• **Provided records**
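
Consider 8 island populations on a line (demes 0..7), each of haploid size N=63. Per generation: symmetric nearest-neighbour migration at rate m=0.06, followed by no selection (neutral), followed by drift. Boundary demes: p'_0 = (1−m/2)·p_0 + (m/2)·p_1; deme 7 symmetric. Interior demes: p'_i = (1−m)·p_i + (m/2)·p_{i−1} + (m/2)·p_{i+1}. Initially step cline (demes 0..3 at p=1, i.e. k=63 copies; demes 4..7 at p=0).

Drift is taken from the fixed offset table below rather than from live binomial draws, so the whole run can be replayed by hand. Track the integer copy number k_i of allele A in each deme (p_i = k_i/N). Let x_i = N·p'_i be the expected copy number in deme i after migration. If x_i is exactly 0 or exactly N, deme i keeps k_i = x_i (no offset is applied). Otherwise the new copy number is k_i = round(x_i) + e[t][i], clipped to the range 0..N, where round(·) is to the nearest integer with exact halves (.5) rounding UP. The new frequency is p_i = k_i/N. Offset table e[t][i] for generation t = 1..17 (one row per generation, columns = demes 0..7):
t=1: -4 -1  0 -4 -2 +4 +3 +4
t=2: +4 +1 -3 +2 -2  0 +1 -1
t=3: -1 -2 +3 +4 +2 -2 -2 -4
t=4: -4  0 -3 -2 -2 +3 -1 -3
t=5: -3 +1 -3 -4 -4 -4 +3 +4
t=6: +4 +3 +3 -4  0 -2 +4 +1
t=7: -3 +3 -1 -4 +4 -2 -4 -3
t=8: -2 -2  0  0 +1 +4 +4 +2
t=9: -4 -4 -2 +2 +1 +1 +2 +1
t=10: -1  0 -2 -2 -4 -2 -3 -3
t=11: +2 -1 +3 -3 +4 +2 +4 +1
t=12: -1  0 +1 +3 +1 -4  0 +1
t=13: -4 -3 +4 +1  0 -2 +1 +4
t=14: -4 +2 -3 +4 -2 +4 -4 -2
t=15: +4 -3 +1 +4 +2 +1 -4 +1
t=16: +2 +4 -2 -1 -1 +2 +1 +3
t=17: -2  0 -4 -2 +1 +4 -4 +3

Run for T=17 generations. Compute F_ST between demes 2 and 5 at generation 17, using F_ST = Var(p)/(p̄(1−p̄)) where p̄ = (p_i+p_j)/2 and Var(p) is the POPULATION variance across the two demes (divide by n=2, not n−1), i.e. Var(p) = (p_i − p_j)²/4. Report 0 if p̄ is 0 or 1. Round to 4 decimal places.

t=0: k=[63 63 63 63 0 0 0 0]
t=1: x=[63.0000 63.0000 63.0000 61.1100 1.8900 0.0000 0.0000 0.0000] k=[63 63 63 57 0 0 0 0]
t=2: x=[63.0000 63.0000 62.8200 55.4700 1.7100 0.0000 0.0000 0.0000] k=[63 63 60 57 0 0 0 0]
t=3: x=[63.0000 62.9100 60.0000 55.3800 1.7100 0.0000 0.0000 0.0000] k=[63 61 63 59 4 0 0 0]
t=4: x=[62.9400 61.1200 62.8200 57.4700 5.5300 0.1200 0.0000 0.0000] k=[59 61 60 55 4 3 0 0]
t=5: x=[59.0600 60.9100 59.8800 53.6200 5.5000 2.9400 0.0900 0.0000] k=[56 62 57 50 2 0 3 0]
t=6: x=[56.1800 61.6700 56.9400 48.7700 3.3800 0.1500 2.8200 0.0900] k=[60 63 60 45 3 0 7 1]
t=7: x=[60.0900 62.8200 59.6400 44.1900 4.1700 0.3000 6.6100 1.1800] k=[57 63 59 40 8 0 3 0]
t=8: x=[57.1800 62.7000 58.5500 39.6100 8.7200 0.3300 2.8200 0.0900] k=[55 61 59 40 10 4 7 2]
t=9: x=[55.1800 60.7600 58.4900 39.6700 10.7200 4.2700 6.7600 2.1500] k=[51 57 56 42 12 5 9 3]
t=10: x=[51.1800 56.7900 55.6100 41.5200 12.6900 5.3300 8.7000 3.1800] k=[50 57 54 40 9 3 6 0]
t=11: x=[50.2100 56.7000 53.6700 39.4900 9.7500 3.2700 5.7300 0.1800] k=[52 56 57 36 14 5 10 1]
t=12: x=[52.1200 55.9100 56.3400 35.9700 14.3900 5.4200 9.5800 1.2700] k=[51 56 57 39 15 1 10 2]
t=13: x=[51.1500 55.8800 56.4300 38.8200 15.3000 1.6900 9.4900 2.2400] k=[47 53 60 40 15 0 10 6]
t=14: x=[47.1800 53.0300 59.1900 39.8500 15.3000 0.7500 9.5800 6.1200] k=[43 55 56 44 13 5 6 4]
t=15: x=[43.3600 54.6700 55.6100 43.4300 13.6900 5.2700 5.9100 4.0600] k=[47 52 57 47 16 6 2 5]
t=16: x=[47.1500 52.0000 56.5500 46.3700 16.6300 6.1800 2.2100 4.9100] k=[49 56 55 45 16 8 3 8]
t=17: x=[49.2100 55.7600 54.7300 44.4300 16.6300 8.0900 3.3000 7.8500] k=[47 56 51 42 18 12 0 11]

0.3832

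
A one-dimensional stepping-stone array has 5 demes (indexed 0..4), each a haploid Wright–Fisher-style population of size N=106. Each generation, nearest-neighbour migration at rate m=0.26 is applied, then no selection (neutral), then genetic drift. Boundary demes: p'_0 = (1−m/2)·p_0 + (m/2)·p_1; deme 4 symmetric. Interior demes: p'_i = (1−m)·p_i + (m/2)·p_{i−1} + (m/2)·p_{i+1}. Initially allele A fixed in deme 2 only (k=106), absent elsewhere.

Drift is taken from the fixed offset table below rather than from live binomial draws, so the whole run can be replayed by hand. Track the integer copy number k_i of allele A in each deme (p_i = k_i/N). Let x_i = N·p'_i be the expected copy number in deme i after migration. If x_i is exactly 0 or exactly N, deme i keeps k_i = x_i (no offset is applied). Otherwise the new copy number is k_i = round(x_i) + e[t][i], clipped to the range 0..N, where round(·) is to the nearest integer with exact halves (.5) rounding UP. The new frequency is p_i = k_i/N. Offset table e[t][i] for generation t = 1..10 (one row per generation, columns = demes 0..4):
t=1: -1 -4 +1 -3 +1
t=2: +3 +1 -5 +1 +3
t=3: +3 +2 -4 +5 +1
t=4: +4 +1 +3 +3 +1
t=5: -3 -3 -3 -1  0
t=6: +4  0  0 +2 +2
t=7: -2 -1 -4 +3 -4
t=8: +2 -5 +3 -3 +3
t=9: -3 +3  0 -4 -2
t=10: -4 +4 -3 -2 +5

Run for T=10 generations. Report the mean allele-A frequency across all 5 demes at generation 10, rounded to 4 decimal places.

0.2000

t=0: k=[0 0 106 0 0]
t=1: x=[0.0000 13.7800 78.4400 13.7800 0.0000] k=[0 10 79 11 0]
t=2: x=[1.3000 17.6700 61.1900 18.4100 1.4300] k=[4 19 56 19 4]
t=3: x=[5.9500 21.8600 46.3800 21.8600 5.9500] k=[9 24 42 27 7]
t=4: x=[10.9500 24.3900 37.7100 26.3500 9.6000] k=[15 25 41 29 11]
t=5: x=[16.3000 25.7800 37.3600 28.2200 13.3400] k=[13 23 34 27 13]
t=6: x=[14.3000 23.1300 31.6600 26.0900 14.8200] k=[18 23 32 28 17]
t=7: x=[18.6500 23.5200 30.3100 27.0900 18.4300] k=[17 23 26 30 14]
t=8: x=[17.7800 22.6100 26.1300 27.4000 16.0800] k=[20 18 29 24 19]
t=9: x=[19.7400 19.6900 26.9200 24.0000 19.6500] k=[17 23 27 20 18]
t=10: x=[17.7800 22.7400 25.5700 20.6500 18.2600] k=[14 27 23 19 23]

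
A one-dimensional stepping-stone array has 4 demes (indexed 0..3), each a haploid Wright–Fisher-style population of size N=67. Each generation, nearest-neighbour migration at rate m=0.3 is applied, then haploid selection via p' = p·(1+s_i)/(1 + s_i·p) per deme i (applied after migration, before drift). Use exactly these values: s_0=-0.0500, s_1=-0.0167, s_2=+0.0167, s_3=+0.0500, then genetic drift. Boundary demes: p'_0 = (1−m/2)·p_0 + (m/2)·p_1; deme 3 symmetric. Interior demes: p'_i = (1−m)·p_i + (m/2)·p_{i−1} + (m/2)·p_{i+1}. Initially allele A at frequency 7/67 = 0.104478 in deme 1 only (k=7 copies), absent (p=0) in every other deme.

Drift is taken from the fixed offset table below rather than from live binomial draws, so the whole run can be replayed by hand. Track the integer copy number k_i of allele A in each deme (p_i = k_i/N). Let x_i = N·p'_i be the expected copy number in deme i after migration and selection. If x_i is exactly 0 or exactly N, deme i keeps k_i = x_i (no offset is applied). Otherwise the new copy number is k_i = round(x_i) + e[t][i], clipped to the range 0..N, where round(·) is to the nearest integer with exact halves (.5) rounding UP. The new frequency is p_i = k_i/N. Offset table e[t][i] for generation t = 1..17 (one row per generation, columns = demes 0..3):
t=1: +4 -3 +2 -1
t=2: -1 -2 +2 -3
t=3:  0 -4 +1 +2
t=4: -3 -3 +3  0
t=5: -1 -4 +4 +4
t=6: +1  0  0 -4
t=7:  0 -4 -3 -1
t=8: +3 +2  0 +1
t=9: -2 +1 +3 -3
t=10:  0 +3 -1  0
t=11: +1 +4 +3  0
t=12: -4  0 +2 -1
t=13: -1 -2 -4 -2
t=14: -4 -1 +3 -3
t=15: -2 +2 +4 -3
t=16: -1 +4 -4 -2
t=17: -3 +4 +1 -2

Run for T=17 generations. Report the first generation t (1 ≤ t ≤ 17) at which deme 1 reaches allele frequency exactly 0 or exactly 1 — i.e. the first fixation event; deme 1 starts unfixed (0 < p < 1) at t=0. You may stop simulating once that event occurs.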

• **Work to be completed**
For the string "neutral", search the preceding data and copy every line that includes it.

• **Written answer**
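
Consider 8 island populations on a line (demes 0..7), each of haploid size N=63. Per generation: symmetric nearest-neighbour migration at rate m=0.06, followed by no selection (neutral), followed by drift. Boundary demes: p'_0 = (1−m/2)·p_0 + (m/2)·p_1; deme 7 symmetric. Interior demes: p'_i = (1−m)·p_i + (m/2)·p_{i−1} + (m/2)·p_{i+1}. Initially step cline (demes 0..3 at p=1, i.e. k=63 copies; demes 4..7 at p=0).
A one-dimensional stepping-stone array has 5 demes (indexed 0..4), each a haploid Wright–Fisher-style population of size N=106. Each generation, nearest-neighbour migration at rate m=0.26 is applied, then no selection (neutral), then genetic drift. Boundary demes: p'_0 = (1−m/2)·p_0 + (m/2)·p_1; deme 4 symmetric. Interior demes: p'_i = (1−m)·p_i + (m/2)·p_{i−1} + (m/2)·p_{i+1}. Initially allele A fixed in deme 2 only (k=106), absent elsewhere.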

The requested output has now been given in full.